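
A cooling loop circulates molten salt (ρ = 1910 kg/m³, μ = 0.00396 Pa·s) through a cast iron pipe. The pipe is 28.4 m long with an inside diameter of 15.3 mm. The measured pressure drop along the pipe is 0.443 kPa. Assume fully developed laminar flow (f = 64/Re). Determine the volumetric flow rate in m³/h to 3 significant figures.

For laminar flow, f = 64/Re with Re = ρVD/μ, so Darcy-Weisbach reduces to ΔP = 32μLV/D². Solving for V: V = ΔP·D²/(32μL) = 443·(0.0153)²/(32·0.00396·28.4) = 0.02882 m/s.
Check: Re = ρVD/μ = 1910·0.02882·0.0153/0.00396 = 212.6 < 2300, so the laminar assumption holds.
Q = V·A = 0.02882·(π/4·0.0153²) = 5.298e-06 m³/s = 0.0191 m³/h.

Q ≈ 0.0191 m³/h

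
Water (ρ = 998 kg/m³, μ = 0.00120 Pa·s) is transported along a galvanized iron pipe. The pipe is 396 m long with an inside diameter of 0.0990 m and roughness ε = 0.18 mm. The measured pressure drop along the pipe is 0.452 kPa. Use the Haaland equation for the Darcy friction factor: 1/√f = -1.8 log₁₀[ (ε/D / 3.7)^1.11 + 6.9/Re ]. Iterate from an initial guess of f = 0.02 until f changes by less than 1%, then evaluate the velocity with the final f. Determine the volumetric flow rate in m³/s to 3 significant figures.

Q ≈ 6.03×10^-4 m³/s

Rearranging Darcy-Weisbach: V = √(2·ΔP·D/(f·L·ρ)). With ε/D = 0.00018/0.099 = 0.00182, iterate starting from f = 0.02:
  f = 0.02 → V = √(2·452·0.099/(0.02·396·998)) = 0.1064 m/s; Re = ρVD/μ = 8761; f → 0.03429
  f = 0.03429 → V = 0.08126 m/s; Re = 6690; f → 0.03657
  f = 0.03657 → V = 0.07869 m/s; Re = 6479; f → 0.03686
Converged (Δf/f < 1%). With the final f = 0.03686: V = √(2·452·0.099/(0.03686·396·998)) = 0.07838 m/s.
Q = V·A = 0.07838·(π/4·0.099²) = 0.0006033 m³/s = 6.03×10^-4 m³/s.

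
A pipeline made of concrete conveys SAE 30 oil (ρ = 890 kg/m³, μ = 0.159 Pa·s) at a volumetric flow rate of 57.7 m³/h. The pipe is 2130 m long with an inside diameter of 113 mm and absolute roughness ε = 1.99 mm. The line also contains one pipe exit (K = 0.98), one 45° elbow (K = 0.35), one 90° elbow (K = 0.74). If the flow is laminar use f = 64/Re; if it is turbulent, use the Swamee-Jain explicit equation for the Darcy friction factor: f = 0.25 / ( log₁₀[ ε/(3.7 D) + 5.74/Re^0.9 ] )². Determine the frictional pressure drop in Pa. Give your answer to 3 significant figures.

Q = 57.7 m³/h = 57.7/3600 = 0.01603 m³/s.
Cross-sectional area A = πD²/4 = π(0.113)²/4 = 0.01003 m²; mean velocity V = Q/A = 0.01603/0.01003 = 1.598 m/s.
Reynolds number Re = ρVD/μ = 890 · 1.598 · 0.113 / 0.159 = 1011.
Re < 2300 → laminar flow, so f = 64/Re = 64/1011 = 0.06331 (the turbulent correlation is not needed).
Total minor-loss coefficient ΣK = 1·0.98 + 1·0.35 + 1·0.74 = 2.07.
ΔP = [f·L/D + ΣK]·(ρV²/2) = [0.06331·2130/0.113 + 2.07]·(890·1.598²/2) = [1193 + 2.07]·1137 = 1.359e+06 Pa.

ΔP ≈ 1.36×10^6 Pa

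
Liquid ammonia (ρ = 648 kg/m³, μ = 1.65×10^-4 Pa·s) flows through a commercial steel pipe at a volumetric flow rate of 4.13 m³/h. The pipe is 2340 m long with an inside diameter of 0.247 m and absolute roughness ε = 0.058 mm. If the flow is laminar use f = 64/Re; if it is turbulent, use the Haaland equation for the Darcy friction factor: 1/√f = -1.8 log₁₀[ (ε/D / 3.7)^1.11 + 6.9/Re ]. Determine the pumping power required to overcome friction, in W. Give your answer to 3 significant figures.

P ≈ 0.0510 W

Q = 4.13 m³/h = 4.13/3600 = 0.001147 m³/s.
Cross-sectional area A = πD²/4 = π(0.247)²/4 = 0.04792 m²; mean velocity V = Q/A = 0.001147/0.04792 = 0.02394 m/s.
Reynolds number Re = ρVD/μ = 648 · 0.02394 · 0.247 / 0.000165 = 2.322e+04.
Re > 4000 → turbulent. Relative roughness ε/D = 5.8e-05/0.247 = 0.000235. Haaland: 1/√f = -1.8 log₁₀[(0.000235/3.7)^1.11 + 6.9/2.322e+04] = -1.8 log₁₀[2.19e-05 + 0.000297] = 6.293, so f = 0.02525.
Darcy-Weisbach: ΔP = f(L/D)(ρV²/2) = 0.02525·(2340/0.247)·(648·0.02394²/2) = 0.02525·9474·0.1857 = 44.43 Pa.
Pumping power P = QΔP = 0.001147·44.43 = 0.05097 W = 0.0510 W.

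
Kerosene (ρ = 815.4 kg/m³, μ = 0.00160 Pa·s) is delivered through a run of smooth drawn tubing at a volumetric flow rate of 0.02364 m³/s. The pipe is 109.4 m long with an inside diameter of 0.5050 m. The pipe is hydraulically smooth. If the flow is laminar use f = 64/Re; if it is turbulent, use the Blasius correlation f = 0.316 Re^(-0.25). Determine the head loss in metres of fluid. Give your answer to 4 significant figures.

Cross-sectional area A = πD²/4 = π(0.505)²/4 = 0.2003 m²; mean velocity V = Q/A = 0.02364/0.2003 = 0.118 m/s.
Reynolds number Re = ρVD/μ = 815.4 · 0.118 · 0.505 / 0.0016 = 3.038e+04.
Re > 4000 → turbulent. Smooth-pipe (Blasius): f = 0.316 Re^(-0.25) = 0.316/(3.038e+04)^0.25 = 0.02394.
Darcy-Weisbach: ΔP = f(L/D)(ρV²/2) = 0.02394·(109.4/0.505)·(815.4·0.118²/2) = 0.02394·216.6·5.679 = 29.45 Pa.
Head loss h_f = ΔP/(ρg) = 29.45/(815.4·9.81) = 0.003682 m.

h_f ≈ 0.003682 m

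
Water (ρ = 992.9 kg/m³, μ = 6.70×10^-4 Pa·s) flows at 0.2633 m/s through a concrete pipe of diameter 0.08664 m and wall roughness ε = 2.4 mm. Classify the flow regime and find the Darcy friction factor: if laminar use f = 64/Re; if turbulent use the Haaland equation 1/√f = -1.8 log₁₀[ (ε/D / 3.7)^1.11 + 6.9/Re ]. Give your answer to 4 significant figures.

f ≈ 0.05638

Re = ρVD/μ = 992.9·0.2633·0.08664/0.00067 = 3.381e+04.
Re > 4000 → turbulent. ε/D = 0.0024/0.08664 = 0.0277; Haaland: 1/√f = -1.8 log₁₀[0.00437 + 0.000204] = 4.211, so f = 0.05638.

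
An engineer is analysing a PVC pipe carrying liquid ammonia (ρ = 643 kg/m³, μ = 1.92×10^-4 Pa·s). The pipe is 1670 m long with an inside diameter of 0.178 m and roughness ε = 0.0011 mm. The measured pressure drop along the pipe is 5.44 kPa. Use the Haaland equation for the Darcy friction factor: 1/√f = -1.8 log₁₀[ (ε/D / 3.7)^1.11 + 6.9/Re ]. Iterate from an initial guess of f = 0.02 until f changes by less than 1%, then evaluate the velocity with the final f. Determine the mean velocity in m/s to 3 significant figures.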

▬▬▬

**What to do**
Retype the records above exactly, so that no line differs from its source.

**Exercise answer**
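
A cooling loop circulates molten salt (ρ = 1910 kg/m³, μ = 0.00396 Pa·s) through a cast iron pipe. The pipe is 28.4 m long with an inside diameter of 15.3 mm. The measured pressure drop along the pipe is 0.443 kPa. Assume fully developed laminar flow (f = 64/Re). Determine the volumetric flow rate in m³/h to 3 significant figures.

For laminar flow, f = 64/Re with Re = ρVD/μ, so Darcy-Weisbach reduces to ΔP = 32μLV/D². Solving for V: V = ΔP·D²/(32μL) = 443·(0.0153)²/(32·0.00396·28.4) = 0.02882 m/s.
Check: Re = ρVD/μ = 1910·0.02882·0.0153/0.00396 = 212.6 < 2300, so the laminar assumption holds.
Q = V·A = 0.02882·(π/4·0.0153²) = 5.298e-06 m³/s = 0.0191 m³/h.

Q ≈ 0.0191 m³/h

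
Water (ρ = 998 kg/m³, μ = 0.00120 Pa·s) is transported along a galvanized iron pipe. The pipe is 396 m long with an inside diameter of 0.0990 m and roughness ε = 0.18 mm. The measured pressure drop along the pipe is 0.452 kPa. Use the Haaland equation for the Darcy friction factor: 1/√f = -1.8 log₁₀[ (ε/D / 3.7)^1.11 + 6.9/Re ]. Iterate from an initial guess of f = 0.02 until f changes by less than 1%, then evaluate the velocity with the final f. Determine the volumetric flow rate in m³/s to 3 significant figures.

Q ≈ 6.03×10^-4 m³/s

Rearranging Darcy-Weisbach: V = √(2·ΔP·D/(f·L·ρ)). With ε/D = 0.00018/0.099 = 0.00182, iterate starting from f = 0.02:
  f = 0.02 → V = √(2·452·0.099/(0.02·396·998)) = 0.1064 m/s; Re = ρVD/μ = 8761; f → 0.03429
  f = 0.03429 → V = 0.08126 m/s; Re = 6690; f → 0.03657
  f = 0.03657 → V = 0.07869 m/s; Re = 6479; f → 0.03686
Converged (Δf/f < 1%). With the final f = 0.03686: V = √(2·452·0.099/(0.03686·396·998)) = 0.07838 m/s.
Q = V·A = 0.07838·(π/4·0.099²) = 0.0006033 m³/s = 6.03×10^-4 m³/s.

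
A pipeline made of concrete conveys SAE 30 oil (ρ = 890 kg/m³, μ = 0.159 Pa·s) at a volumetric flow rate of 57.7 m³/h. The pipe is 2130 m long with an inside diameter of 113 mm and absolute roughness ε = 1.99 mm. The line also contains one pipe exit (K = 0.98), one 45° elbow (K = 0.35), one 90° elbow (K = 0.74). If the flow is laminar use f = 64/Re; if it is turbulent, use the Swamee-Jain explicit equation for the Darcy friction factor: f = 0.25 / ( log₁₀[ ε/(3.7 D) + 5.74/Re^0.9 ] )². Determine the frictional pressure drop in Pa. Give your answer to 3 significant figures.

Q = 57.7 m³/h = 57.7/3600 = 0.01603 m³/s.
Cross-sectional area A = πD²/4 = π(0.113)²/4 = 0.01003 m²; mean velocity V = Q/A = 0.01603/0.01003 = 1.598 m/s.
Reynolds number Re = ρVD/μ = 890 · 1.598 · 0.113 / 0.159 = 1011.
Re < 2300 → laminar flow, so f = 64/Re = 64/1011 = 0.06331 (the turbulent correlation is not needed).
Total minor-loss coefficient ΣK = 1·0.98 + 1·0.35 + 1·0.74 = 2.07.
ΔP = [f·L/D + ΣK]·(ρV²/2) = [0.06331·2130/0.113 + 2.07]·(890·1.598²/2) = [1193 + 2.07]·1137 = 1.359e+06 Pa.

ΔP ≈ 1.36×10^6 Pa

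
Liquid ammonia (ρ = 648 kg/m³, μ = 1.65×10^-4 Pa·s) flows through a commercial steel pipe at a volumetric flow rate of 4.13 m³/h. The pipe is 2340 m long with an inside diameter of 0.247 m and absolute roughness ε = 0.058 mm. If the flow is laminar use f = 64/Re; if it is turbulent, use the Haaland equation for the Darcy friction factor: 1/√f = -1.8 log₁₀[ (ε/D / 3.7)^1.11 + 6.9/Re ]. Determine the pumping power required to overcome friction, in W. Give your answer to 3 significant figures.

P ≈ 0.0510 W

Q = 4.13 m³/h = 4.13/3600 = 0.001147 m³/s.
Cross-sectional area A = πD²/4 = π(0.247)²/4 = 0.04792 m²; mean velocity V = Q/A = 0.001147/0.04792 = 0.02394 m/s.
Reynolds number Re = ρVD/μ = 648 · 0.02394 · 0.247 / 0.000165 = 2.322e+04.
Re > 4000 → turbulent. Relative roughness ε/D = 5.8e-05/0.247 = 0.000235. Haaland: 1/√f = -1.8 log₁₀[(0.000235/3.7)^1.11 + 6.9/2.322e+04] = -1.8 log₁₀[2.19e-05 + 0.000297] = 6.293, so f = 0.02525.
Darcy-Weisbach: ΔP = f(L/D)(ρV²/2) = 0.02525·(2340/0.247)·(648·0.02394²/2) = 0.02525·9474·0.1857 = 44.43 Pa.
Pumping power P = QΔP = 0.001147·44.43 = 0.05097 W = 0.0510 W.

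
Kerosene (ρ = 815.4 kg/m³, μ = 0.00160 Pa·s) is delivered through a run of smooth drawn tubing at a volumetric flow rate of 0.02364 m³/s. The pipe is 109.4 m long with an inside diameter of 0.5050 m. The pipe is hydraulically smooth. If the flow is laminar use f = 64/Re; if it is turbulent, use the Blasius correlation f = 0.316 Re^(-0.25). Determine the head loss in metres of fluid. Give your answer to 4 significant figures.

Cross-sectional area A = πD²/4 = π(0.505)²/4 = 0.2003 m²; mean velocity V = Q/A = 0.02364/0.2003 = 0.118 m/s.
Reynolds number Re = ρVD/μ = 815.4 · 0.118 · 0.505 / 0.0016 = 3.038e+04.
Re > 4000 → turbulent. Smooth-pipe (Blasius): f = 0.316 Re^(-0.25) = 0.316/(3.038e+04)^0.25 = 0.02394.
Darcy-Weisbach: ΔP = f(L/D)(ρV²/2) = 0.02394·(109.4/0.505)·(815.4·0.118²/2) = 0.02394·216.6·5.679 = 29.45 Pa.
Head loss h_f = ΔP/(ρg) = 29.45/(815.4·9.81) = 0.003682 m.

h_f ≈ 0.003682 m

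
Water (ρ = 992.9 kg/m³, μ = 6.70×10^-4 Pa·s) flows at 0.2633 m/s through a concrete pipe of diameter 0.08664 m and wall roughness ε = 2.4 mm. Classify the flow regime and find the Darcy friction factor: if laminar use f = 64/Re; if turbulent use the Haaland equation 1/√f = -1.8 log₁₀[ (ε/D / 3.7)^1.11 + 6.9/Re ]. Give your answer to 4 significant figures.

f ≈ 0.05638

Re = ρVD/μ = 992.9·0.2633·0.08664/0.00067 = 3.381e+04.
Re > 4000 → turbulent. ε/D = 0.0024/0.08664 = 0.0277; Haaland: 1/√f = -1.8 log₁₀[0.00437 + 0.000204] = 4.211, so f = 0.05638.

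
An engineer is analysing a PVC pipe carrying liquid ammonia (ρ = 643 kg/m³, μ = 1.92×10^-4 Pa·s). The pipe is 1670 m long with an inside diameter of 0.178 m and roughness ε = 0.0011 mm. The measured pressure drop along the pipe is 5.44 kPa. Use the Haaland equation for the Darcy friction factor: 1/√f = -1.8 log₁₀[ (ε/D / 3.7)^1.11 + 6.9/Re ]. Iterate from an initial guess of f = 0.02 until f changes by less than 1%, then evaluate the velocity with the final f. Determine the mean velocity in m/s to 3 significant figures.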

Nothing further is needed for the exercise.